# Exercise objective
Would you retype the records below exactly as they appear?

# Stored data

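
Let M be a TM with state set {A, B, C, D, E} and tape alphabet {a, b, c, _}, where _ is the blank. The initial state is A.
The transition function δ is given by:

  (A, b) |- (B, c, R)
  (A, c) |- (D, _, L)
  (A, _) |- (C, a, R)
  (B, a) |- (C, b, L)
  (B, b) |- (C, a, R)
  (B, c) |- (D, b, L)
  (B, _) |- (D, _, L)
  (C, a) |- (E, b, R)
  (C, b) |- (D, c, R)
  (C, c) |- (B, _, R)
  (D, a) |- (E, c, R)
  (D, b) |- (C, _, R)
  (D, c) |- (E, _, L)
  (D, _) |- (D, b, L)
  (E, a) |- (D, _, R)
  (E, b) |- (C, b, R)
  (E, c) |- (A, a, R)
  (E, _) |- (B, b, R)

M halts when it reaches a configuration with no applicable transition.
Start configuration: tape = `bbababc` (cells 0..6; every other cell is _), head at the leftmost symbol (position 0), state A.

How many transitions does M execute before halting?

A | [b]bababc_   read b → write c, move R, go to B
B | c[b]ababc_   read b → write a, move R, go to C
C | ca[a]babc_   read a → write b, move R, go to E
E | cab[b]abc_   read b → write b, move R, go to C
C | cabb[a]bc_   read a → write b, move R, go to E
E | cabbb[b]c_   read b → write b, move R, go to C
C | cabbbb[c]_   read c → write _, move R, go to B
B | cabbbb_[_]   read _ → write _, move L, go to D
D | cabbbb[_]_   read _ → write b, move L, go to D
D | cabbb[b]b_   read b → write _, move R, go to C
C | cabbb_[b]_   read b → write c, move R, go to D
D | cabbb_c[_]   read _ → write b, move L, go to D
D | cabbb_[c]b   read c → write _, move L, go to E
E | cabbb[_]_b   read _ → write b, move R, go to B
B | cabbbb[_]b   read _ → write _, move L, go to D
D | cabbb[b]_b   read b → write _, move R, go to C
C | cabbb_[_]b
M halts after 16 transitions.

16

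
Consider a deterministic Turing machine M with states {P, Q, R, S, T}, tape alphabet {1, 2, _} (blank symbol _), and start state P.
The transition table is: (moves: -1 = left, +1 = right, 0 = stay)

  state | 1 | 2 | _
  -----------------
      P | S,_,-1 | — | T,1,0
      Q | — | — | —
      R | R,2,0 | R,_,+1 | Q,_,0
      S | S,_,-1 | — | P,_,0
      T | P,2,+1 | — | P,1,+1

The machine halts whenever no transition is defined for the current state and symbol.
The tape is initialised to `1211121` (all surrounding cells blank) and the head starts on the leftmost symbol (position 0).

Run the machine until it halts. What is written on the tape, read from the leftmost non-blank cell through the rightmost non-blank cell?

22211121

P | _[1]211121   read 1 → write _, move -1, go to S
S | [_]_211121   read _ → write _, move 0, go to P
P | [_]_211121   read _ → write 1, move 0, go to T
T | [1]_211121   read 1 → write 2, move +1, go to P
P | 2[_]211121   read _ → write 1, move 0, go to T
T | 2[1]211121   read 1 → write 2, move +1, go to P
P | 22[2]11121
The non-blank tape span at halt is 22211121.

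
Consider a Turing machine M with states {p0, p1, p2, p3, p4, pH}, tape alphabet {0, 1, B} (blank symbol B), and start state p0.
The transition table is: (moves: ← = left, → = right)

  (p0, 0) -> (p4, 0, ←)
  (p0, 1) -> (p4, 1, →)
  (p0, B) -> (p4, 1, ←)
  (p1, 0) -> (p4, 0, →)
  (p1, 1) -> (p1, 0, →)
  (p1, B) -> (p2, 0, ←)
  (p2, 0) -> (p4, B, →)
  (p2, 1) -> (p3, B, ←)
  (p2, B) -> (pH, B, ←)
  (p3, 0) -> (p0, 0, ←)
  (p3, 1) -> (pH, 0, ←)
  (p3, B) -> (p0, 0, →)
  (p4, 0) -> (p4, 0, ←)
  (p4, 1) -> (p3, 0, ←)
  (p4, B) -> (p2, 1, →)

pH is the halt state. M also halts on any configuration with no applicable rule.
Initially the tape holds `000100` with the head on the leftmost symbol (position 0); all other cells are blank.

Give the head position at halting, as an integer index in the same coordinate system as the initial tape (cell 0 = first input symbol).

-1

p0 | B[0]00100   read 0 → write 0, move ←, go to p4
p4 | [B]000100   read B → write 1, move →, go to p2
p2 | 1[0]00100   read 0 → write B, move →, go to p4
p4 | 1B[0]0100   read 0 → write 0, move ←, go to p4
p4 | 1[B]00100   read B → write 1, move →, go to p2
p2 | 11[0]0100   read 0 → write B, move →, go to p4
p4 | 11B[0]100   read 0 → write 0, move ←, go to p4
p4 | 11[B]0100   read B → write 1, move →, go to p2
p2 | 111[0]100   read 0 → write B, move →, go to p4
p4 | 111B[1]00   read 1 → write 0, move ←, go to p3
p3 | 111[B]000   read B → write 0, move →, go to p0
p0 | 1110[0]00   read 0 → write 0, move ←, go to p4
p4 | 111[0]000   read 0 → write 0, move ←, go to p4
p4 | 11[1]0000   read 1 → write 0, move ←, go to p3
p3 | 1[1]00000   read 1 → write 0, move ←, go to pH
pH | [1]000000
At halt the head is at cell -1.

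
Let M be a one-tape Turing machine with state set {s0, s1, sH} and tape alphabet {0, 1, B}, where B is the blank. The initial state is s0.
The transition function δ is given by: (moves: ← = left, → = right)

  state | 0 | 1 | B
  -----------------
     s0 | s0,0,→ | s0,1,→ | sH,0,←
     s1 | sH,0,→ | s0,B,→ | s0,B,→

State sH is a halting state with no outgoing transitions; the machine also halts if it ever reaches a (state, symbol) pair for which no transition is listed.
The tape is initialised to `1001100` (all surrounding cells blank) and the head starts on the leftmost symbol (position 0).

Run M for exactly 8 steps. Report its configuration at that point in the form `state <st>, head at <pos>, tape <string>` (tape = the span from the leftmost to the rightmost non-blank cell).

s0 | [1]001100B   read 1 → write 1, move →, go to s0
s0 | 1[0]01100B   read 0 → write 0, move →, go to s0
s0 | 10[0]1100B   read 0 → write 0, move →, go to s0
s0 | 100[1]100B   read 1 → write 1, move →, go to s0
s0 | 1001[1]00B   read 1 → write 1, move →, go to s0
s0 | 10011[0]0B   read 0 → write 0, move →, go to s0
s0 | 100110[0]B   read 0 → write 0, move →, go to s0
s0 | 1001100[B]   read B → write 0, move ←, go to sH
sH | 100110[0]0
After 8 steps: state sH, head at 6, tape 10011000.

state sH, head at 6, tape 10011000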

# Output
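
Let M be a TM with state set {A, B, C, D, E} and tape alphabet {a, b, c, _}, where _ is the blank. The initial state is A.
The transition function δ is given by:

  (A, b) |- (B, c, R)
  (A, c) |- (D, _, L)
  (A, _) |- (C, a, R)
  (B, a) |- (C, b, L)
  (B, b) |- (C, a, R)
  (B, c) |- (D, b, L)
  (B, _) |- (D, _, L)
  (C, a) |- (E, b, R)
  (C, b) |- (D, c, R)
  (C, c) |- (B, _, R)
  (D, a) |- (E, c, R)
  (D, b) |- (C, _, R)
  (D, c) |- (E, _, L)
  (D, _) |- (D, b, L)
  (E, a) |- (D, _, R)
  (E, b) |- (C, b, R)
  (E, c) |- (A, a, R)
  (E, _) |- (B, b, R)

M halts when it reaches a configuration with no applicable transition.
Start configuration: tape = `bbababc` (cells 0..6; every other cell is _), head at the leftmost symbol (position 0), state A.

How many transitions does M execute before halting?

A | [b]bababc_   read b → write c, move R, go to B
B | c[b]ababc_   read b → write a, move R, go to C
C | ca[a]babc_   read a → write b, move R, go to E
E | cab[b]abc_   read b → write b, move R, go to C
C | cabb[a]bc_   read a → write b, move R, go to E
E | cabbb[b]c_   read b → write b, move R, go to C
C | cabbbb[c]_   read c → write _, move R, go to B
B | cabbbb_[_]   read _ → write _, move L, go to D
D | cabbbb[_]_   read _ → write b, move L, go to D
D | cabbb[b]b_   read b → write _, move R, go to C
C | cabbb_[b]_   read b → write c, move R, go to D
D | cabbb_c[_]   read _ → write b, move L, go to D
D | cabbb_[c]b   read c → write _, move L, go to E
E | cabbb[_]_b   read _ → write b, move R, go to B
B | cabbbb[_]b   read _ → write _, move L, go to D
D | cabbb[b]_b   read b → write _, move R, go to C
C | cabbb_[_]b
M halts after 16 transitions.

16

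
Consider a deterministic Turing machine M with states {P, Q, R, S, T}, tape alphabet {1, 2, _} (blank symbol _), and start state P.
The transition table is: (moves: -1 = left, +1 = right, 0 = stay)

  state | 1 | 2 | _
  -----------------
      P | S,_,-1 | — | T,1,0
      Q | — | — | —
      R | R,2,0 | R,_,+1 | Q,_,0
      S | S,_,-1 | — | P,_,0
      T | P,2,+1 | — | P,1,+1

The machine halts whenever no transition is defined for the current state and symbol.
The tape is initialised to `1211121` (all surrounding cells blank) and the head starts on the leftmost symbol (position 0).

Run the machine until it halts. What is written on the tape, read from the leftmost non-blank cell through the rightmost non-blank cell?

22211121

P | _[1]211121   read 1 → write _, move -1, go to S
S | [_]_211121   read _ → write _, move 0, go to P
P | [_]_211121   read _ → write 1, move 0, go to T
T | [1]_211121   read 1 → write 2, move +1, go to P
P | 2[_]211121   read _ → write 1, move 0, go to T
T | 2[1]211121   read 1 → write 2, move +1, go to P
P | 22[2]11121
The non-blank tape span at halt is 22211121.

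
Consider a Turing machine M with states {p0, p1, p2, p3, p4, pH}, tape alphabet {0, 1, B} (blank symbol B), and start state p0.
The transition table is: (moves: ← = left, → = right)

  (p0, 0) -> (p4, 0, ←)
  (p0, 1) -> (p4, 1, →)
  (p0, B) -> (p4, 1, ←)
  (p1, 0) -> (p4, 0, →)
  (p1, 1) -> (p1, 0, →)
  (p1, B) -> (p2, 0, ←)
  (p2, 0) -> (p4, B, →)
  (p2, 1) -> (p3, B, ←)
  (p2, B) -> (pH, B, ←)
  (p3, 0) -> (p0, 0, ←)
  (p3, 1) -> (pH, 0, ←)
  (p3, B) -> (p0, 0, →)
  (p4, 0) -> (p4, 0, ←)
  (p4, 1) -> (p3, 0, ←)
  (p4, B) -> (p2, 1, →)

pH is the halt state. M also halts on any configuration with no applicable rule.
Initially the tape holds `000100` with the head on the leftmost symbol (position 0); all other cells are blank.

Give the head position at halting, as an integer index in the same coordinate system as the initial tape (cell 0 = first input symbol).

-1

p0 | B[0]00100   read 0 → write 0, move ←, go to p4
p4 | [B]000100   read B → write 1, move →, go to p2
p2 | 1[0]00100   read 0 → write B, move →, go to p4
p4 | 1B[0]0100   read 0 → write 0, move ←, go to p4
p4 | 1[B]00100   read B → write 1, move →, go to p2
p2 | 11[0]0100   read 0 → write B, move →, go to p4
p4 | 11B[0]100   read 0 → write 0, move ←, go to p4
p4 | 11[B]0100   read B → write 1, move →, go to p2
p2 | 111[0]100   read 0 → write B, move →, go to p4
p4 | 111B[1]00   read 1 → write 0, move ←, go to p3
p3 | 111[B]000   read B → write 0, move →, go to p0
p0 | 1110[0]00   read 0 → write 0, move ←, go to p4
p4 | 111[0]000   read 0 → write 0, move ←, go to p4
p4 | 11[1]0000   read 1 → write 0, move ←, go to p3
p3 | 1[1]00000   read 1 → write 0, move ←, go to pH
pH | [1]000000
At halt the head is at cell -1.

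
Let M be a one-tape Turing machine with state set {s0, s1, sH} and tape alphabet {0, 1, B}, where B is the blank. The initial state is s0.
The transition function δ is given by: (moves: ← = left, → = right)

  state | 0 | 1 | B
  -----------------
     s0 | s0,0,→ | s0,1,→ | sH,0,←
     s1 | sH,0,→ | s0,B,→ | s0,B,→

State sH is a halting state with no outgoing transitions; the machine also halts if it ever reaches a (state, symbol) pair for which no transition is listed.
The tape is initialised to `1001100` (all surrounding cells blank) and the head starts on the leftmost symbol (position 0).

Run M for exactly 8 steps. Report its configuration at that point in the form `state <st>, head at <pos>, tape <string>` (tape = the span from the leftmost to the rightmost non-blank cell).

s0 | [1]001100B   read 1 → write 1, move →, go to s0
s0 | 1[0]01100B   read 0 → write 0, move →, go to s0
s0 | 10[0]1100B   read 0 → write 0, move →, go to s0
s0 | 100[1]100B   read 1 → write 1, move →, go to s0
s0 | 1001[1]00B   read 1 → write 1, move →, go to s0
s0 | 10011[0]0B   read 0 → write 0, move →, go to s0
s0 | 100110[0]B   read 0 → write 0, move →, go to s0
s0 | 1001100[B]   read B → write 0, move ←, go to sH
sH | 100110[0]0
After 8 steps: state sH, head at 6, tape 10011000.

state sH, head at 6, tape 10011000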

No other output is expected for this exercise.